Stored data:
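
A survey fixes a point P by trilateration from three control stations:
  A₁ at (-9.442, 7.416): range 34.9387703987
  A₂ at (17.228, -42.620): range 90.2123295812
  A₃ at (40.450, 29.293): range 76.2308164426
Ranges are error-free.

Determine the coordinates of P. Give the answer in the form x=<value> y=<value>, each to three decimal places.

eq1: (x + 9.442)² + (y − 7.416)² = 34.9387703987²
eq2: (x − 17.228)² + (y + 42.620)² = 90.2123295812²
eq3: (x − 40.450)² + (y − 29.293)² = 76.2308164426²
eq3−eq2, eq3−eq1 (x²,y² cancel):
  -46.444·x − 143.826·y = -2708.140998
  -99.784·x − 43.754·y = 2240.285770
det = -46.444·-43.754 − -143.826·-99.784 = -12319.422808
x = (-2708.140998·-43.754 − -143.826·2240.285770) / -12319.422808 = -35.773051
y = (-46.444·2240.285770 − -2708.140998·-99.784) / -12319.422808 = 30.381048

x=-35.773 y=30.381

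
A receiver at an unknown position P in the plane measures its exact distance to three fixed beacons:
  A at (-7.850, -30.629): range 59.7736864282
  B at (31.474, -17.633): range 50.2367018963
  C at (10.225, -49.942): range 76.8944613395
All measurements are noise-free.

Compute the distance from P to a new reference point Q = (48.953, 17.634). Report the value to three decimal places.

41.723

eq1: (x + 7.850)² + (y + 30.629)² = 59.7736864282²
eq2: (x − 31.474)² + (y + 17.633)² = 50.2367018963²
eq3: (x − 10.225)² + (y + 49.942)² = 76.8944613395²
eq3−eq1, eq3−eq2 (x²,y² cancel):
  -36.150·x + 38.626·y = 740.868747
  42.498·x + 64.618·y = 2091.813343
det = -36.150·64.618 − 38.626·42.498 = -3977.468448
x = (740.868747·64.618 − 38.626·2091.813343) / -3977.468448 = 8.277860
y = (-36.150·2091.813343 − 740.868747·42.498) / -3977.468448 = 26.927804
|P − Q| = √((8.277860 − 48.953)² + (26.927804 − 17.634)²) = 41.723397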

**Task instructions**: Each record above has to be repeated word for word.

**Response to the exercise**:
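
A survey fixes a point P by trilateration from three control stations:
  A₁ at (-9.442, 7.416): range 34.9387703987
  A₂ at (17.228, -42.620): range 90.2123295812
  A₃ at (40.450, 29.293): range 76.2308164426
Ranges are error-free.

Determine the coordinates of P. Give the answer in the form x=<value> y=<value>, each to three decimal places.

eq1: (x + 9.442)² + (y − 7.416)² = 34.9387703987²
eq2: (x − 17.228)² + (y + 42.620)² = 90.2123295812²
eq3: (x − 40.450)² + (y − 29.293)² = 76.2308164426²
eq3−eq2, eq3−eq1 (x²,y² cancel):
  -46.444·x − 143.826·y = -2708.140998
  -99.784·x − 43.754·y = 2240.285770
det = -46.444·-43.754 − -143.826·-99.784 = -12319.422808
x = (-2708.140998·-43.754 − -143.826·2240.285770) / -12319.422808 = -35.773051
y = (-46.444·2240.285770 − -2708.140998·-99.784) / -12319.422808 = 30.381048

x=-35.773 y=30.381

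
A receiver at an unknown position P in the plane measures its exact distance to three fixed beacons:
  A at (-7.850, -30.629): range 59.7736864282
  B at (31.474, -17.633): range 50.2367018963
  C at (10.225, -49.942): range 76.8944613395
All measurements are noise-free.

Compute the distance from P to a new reference point Q = (48.953, 17.634). Report the value to three decimal places.

41.723

eq1: (x + 7.850)² + (y + 30.629)² = 59.7736864282²
eq2: (x − 31.474)² + (y + 17.633)² = 50.2367018963²
eq3: (x − 10.225)² + (y + 49.942)² = 76.8944613395²
eq3−eq1, eq3−eq2 (x²,y² cancel):
  -36.150·x + 38.626·y = 740.868747
  42.498·x + 64.618·y = 2091.813343
det = -36.150·64.618 − 38.626·42.498 = -3977.468448
x = (740.868747·64.618 − 38.626·2091.813343) / -3977.468448 = 8.277860
y = (-36.150·2091.813343 − 740.868747·42.498) / -3977.468448 = 26.927804
|P − Q| = √((8.277860 − 48.953)² + (26.927804 − 17.634)²) = 41.723397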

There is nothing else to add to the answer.